(EXERCISE OBJECTIVE) The data must be transcribed exactly, with no line missing.

Stored data entries

◇ ◇ ◇ ◇

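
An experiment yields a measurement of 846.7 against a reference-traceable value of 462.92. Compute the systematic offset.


Systematic error = measured - true
= 846.7 - 462.92
= 383.7800

383.7800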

◇ ◇ ◇ ◇

(THE COMPLETED TASK)
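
An experiment yields a measurement of 846.7 against a reference-traceable value of 462.92. Compute the systematic offset.


Systematic error = measured - true
= 846.7 - 462.92
= 383.7800

383.7800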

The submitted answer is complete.